> **Problem**:
All entries below are to be set down again exactly as given.

***** Extracted entries *****

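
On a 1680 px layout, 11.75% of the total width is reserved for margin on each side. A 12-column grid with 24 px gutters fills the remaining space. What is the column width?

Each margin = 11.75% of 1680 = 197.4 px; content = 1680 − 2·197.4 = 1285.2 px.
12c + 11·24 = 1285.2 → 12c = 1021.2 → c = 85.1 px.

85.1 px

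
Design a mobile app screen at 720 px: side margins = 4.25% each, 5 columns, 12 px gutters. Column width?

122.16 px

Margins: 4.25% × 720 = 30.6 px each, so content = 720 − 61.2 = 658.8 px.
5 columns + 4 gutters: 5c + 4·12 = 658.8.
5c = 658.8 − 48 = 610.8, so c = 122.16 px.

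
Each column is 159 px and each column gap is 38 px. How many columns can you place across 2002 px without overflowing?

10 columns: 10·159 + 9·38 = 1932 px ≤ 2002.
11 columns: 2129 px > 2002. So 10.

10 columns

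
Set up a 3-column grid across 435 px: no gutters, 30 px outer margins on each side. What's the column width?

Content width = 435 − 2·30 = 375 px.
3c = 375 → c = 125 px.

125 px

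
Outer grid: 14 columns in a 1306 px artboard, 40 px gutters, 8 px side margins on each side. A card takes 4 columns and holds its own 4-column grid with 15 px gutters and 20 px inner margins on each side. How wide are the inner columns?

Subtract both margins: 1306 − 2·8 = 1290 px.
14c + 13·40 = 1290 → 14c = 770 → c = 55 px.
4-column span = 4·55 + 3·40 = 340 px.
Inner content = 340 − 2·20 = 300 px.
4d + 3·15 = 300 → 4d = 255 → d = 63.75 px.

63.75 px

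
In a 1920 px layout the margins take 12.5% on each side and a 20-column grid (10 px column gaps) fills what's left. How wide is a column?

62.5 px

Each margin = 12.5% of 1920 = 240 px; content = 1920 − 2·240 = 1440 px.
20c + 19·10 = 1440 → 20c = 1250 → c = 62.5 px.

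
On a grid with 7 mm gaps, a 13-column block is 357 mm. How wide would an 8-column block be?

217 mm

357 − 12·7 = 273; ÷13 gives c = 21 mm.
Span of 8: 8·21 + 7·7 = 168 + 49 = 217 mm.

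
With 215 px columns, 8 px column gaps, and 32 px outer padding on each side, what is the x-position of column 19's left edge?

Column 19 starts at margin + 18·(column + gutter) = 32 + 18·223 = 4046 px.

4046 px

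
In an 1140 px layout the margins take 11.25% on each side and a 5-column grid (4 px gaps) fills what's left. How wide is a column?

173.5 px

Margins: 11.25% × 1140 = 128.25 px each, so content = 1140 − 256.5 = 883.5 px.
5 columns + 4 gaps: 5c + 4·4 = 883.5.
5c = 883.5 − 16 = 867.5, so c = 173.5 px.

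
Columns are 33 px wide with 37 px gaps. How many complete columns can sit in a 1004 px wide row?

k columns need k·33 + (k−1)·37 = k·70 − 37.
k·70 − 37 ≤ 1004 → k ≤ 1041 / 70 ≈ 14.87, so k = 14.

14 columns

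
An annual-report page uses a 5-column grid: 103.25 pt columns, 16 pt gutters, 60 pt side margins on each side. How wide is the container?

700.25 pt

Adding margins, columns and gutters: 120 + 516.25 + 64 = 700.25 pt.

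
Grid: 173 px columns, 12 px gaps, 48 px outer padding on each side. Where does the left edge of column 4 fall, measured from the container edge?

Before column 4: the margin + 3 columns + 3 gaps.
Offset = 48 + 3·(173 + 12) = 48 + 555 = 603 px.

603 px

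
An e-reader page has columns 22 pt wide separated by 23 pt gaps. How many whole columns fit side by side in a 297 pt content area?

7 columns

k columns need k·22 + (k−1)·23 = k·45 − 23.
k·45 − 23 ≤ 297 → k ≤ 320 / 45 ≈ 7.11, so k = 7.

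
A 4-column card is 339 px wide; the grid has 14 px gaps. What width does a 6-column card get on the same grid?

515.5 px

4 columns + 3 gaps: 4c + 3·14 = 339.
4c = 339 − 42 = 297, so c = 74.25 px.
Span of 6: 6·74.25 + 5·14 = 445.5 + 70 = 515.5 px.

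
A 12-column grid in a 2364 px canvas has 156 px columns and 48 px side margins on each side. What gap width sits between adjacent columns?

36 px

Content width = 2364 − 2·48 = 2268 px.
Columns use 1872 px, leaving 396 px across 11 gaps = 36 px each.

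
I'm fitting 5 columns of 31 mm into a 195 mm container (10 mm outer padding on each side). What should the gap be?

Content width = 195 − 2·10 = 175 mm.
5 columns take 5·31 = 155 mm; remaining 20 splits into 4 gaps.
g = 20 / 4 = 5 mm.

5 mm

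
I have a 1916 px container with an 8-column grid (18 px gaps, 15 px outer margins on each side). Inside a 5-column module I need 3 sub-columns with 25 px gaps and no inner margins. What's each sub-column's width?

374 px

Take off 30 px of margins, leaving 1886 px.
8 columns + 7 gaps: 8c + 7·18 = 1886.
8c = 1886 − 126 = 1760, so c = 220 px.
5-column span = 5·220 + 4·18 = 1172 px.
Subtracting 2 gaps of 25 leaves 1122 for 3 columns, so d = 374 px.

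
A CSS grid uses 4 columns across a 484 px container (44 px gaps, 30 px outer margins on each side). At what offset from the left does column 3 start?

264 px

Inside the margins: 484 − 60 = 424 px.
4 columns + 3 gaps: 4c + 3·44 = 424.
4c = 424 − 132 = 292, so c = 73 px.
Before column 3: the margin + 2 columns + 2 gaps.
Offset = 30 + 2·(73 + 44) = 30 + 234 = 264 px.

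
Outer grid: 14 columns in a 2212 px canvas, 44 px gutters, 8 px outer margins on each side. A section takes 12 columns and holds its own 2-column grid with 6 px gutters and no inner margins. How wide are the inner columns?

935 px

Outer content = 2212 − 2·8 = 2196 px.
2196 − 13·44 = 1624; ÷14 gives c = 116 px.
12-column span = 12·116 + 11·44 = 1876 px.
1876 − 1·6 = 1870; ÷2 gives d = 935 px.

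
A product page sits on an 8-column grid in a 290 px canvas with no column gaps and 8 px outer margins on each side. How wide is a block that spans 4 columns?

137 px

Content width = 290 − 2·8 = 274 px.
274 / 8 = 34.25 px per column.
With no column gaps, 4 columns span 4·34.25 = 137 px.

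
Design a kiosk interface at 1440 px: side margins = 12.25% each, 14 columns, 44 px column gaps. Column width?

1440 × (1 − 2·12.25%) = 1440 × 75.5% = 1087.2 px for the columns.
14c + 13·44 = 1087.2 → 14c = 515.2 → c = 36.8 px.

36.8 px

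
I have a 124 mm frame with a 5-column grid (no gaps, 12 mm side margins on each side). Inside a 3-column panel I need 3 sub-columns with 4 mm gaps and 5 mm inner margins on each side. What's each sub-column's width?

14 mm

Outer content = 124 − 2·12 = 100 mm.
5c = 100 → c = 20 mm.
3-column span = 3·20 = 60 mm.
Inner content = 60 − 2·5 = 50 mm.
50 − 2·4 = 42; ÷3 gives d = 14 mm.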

*****

> **Result for this task**:
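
On a 1680 px layout, 11.75% of the total width is reserved for margin on each side. A 12-column grid with 24 px gutters fills the remaining space. What is the column width?

Each margin = 11.75% of 1680 = 197.4 px; content = 1680 − 2·197.4 = 1285.2 px.
12c + 11·24 = 1285.2 → 12c = 1021.2 → c = 85.1 px.

85.1 px

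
Design a mobile app screen at 720 px: side margins = 4.25% each, 5 columns, 12 px gutters. Column width?

122.16 px

Margins: 4.25% × 720 = 30.6 px each, so content = 720 − 61.2 = 658.8 px.
5 columns + 4 gutters: 5c + 4·12 = 658.8.
5c = 658.8 − 48 = 610.8, so c = 122.16 px.

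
Each column is 159 px and each column gap is 38 px. How many columns can you place across 2002 px without overflowing?

10 columns: 10·159 + 9·38 = 1932 px ≤ 2002.
11 columns: 2129 px > 2002. So 10.

10 columns

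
Set up a 3-column grid across 435 px: no gutters, 30 px outer margins on each side. What's the column width?

Content width = 435 − 2·30 = 375 px.
3c = 375 → c = 125 px.

125 px

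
Outer grid: 14 columns in a 1306 px artboard, 40 px gutters, 8 px side margins on each side. A card takes 4 columns and holds its own 4-column grid with 15 px gutters and 20 px inner margins on each side. How wide are the inner columns?

Subtract both margins: 1306 − 2·8 = 1290 px.
14c + 13·40 = 1290 → 14c = 770 → c = 55 px.
4-column span = 4·55 + 3·40 = 340 px.
Inner content = 340 − 2·20 = 300 px.
4d + 3·15 = 300 → 4d = 255 → d = 63.75 px.

63.75 px

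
In a 1920 px layout the margins take 12.5% on each side and a 20-column grid (10 px column gaps) fills what's left. How wide is a column?

62.5 px

Each margin = 12.5% of 1920 = 240 px; content = 1920 − 2·240 = 1440 px.
20c + 19·10 = 1440 → 20c = 1250 → c = 62.5 px.

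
On a grid with 7 mm gaps, a 13-column block is 357 mm. How wide would an 8-column block be?

217 mm

357 − 12·7 = 273; ÷13 gives c = 21 mm.
Span of 8: 8·21 + 7·7 = 168 + 49 = 217 mm.

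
With 215 px columns, 8 px column gaps, and 32 px outer padding on each side, what is the x-position of column 19's left edge?

Column 19 starts at margin + 18·(column + gutter) = 32 + 18·223 = 4046 px.

4046 px

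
In an 1140 px layout the margins take 11.25% on each side and a 5-column grid (4 px gaps) fills what's left. How wide is a column?

173.5 px

Margins: 11.25% × 1140 = 128.25 px each, so content = 1140 − 256.5 = 883.5 px.
5 columns + 4 gaps: 5c + 4·4 = 883.5.
5c = 883.5 − 16 = 867.5, so c = 173.5 px.

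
Columns are 33 px wide with 37 px gaps. How many complete columns can sit in a 1004 px wide row?

k columns need k·33 + (k−1)·37 = k·70 − 37.
k·70 − 37 ≤ 1004 → k ≤ 1041 / 70 ≈ 14.87, so k = 14.

14 columns

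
An annual-report page uses a 5-column grid: 103.25 pt columns, 16 pt gutters, 60 pt side margins on each side. How wide is the container?

700.25 pt

Adding margins, columns and gutters: 120 + 516.25 + 64 = 700.25 pt.

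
Grid: 173 px columns, 12 px gaps, 48 px outer padding on each side. Where does the left edge of column 4 fall, measured from the container edge?

Before column 4: the margin + 3 columns + 3 gaps.
Offset = 48 + 3·(173 + 12) = 48 + 555 = 603 px.

603 px

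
An e-reader page has columns 22 pt wide separated by 23 pt gaps. How many whole columns fit side by side in a 297 pt content area?

7 columns

k columns need k·22 + (k−1)·23 = k·45 − 23.
k·45 − 23 ≤ 297 → k ≤ 320 / 45 ≈ 7.11, so k = 7.

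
A 4-column card is 339 px wide; the grid has 14 px gaps. What width does a 6-column card get on the same grid?

515.5 px

4 columns + 3 gaps: 4c + 3·14 = 339.
4c = 339 − 42 = 297, so c = 74.25 px.
Span of 6: 6·74.25 + 5·14 = 445.5 + 70 = 515.5 px.

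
A 12-column grid in a 2364 px canvas has 156 px columns and 48 px side margins on each side. What gap width sits between adjacent columns?

36 px

Content width = 2364 − 2·48 = 2268 px.
Columns use 1872 px, leaving 396 px across 11 gaps = 36 px each.

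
I'm fitting 5 columns of 31 mm into a 195 mm container (10 mm outer padding on each side). What should the gap be?

Content width = 195 − 2·10 = 175 mm.
5 columns take 5·31 = 155 mm; remaining 20 splits into 4 gaps.
g = 20 / 4 = 5 mm.

5 mm

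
I have a 1916 px container with an 8-column grid (18 px gaps, 15 px outer margins on each side). Inside a 5-column module I need 3 sub-columns with 25 px gaps and no inner margins. What's each sub-column's width?

374 px

Take off 30 px of margins, leaving 1886 px.
8 columns + 7 gaps: 8c + 7·18 = 1886.
8c = 1886 − 126 = 1760, so c = 220 px.
5-column span = 5·220 + 4·18 = 1172 px.
Subtracting 2 gaps of 25 leaves 1122 for 3 columns, so d = 374 px.

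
A CSS grid uses 4 columns across a 484 px container (44 px gaps, 30 px outer margins on each side). At what offset from the left does column 3 start?

264 px

Inside the margins: 484 − 60 = 424 px.
4 columns + 3 gaps: 4c + 3·44 = 424.
4c = 424 − 132 = 292, so c = 73 px.
Before column 3: the margin + 2 columns + 2 gaps.
Offset = 30 + 2·(73 + 44) = 30 + 234 = 264 px.

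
Outer grid: 14 columns in a 2212 px canvas, 44 px gutters, 8 px outer margins on each side. A section takes 12 columns and holds its own 2-column grid with 6 px gutters and no inner margins. How wide are the inner columns?

935 px

Outer content = 2212 − 2·8 = 2196 px.
2196 − 13·44 = 1624; ÷14 gives c = 116 px.
12-column span = 12·116 + 11·44 = 1876 px.
1876 − 1·6 = 1870; ÷2 gives d = 935 px.

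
A product page sits on an 8-column grid in a 290 px canvas with no column gaps and 8 px outer margins on each side. How wide is a block that spans 4 columns?

137 px

Content width = 290 − 2·8 = 274 px.
274 / 8 = 34.25 px per column.
With no column gaps, 4 columns span 4·34.25 = 137 px.

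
Design a kiosk interface at 1440 px: side margins = 12.25% each, 14 columns, 44 px column gaps. Column width?

1440 × (1 − 2·12.25%) = 1440 × 75.5% = 1087.2 px for the columns.
14c + 13·44 = 1087.2 → 14c = 515.2 → c = 36.8 px.

36.8 px

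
I have a 124 mm frame with a 5-column grid (no gaps, 12 mm side margins on each side). Inside a 3-column panel I need 3 sub-columns with 4 mm gaps and 5 mm inner margins on each side. What's each sub-column's width?

14 mm

Outer content = 124 − 2·12 = 100 mm.
5c = 100 → c = 20 mm.
3-column span = 3·20 = 60 mm.
Inner content = 60 − 2·5 = 50 mm.
50 − 2·4 = 42; ÷3 gives d = 14 mm.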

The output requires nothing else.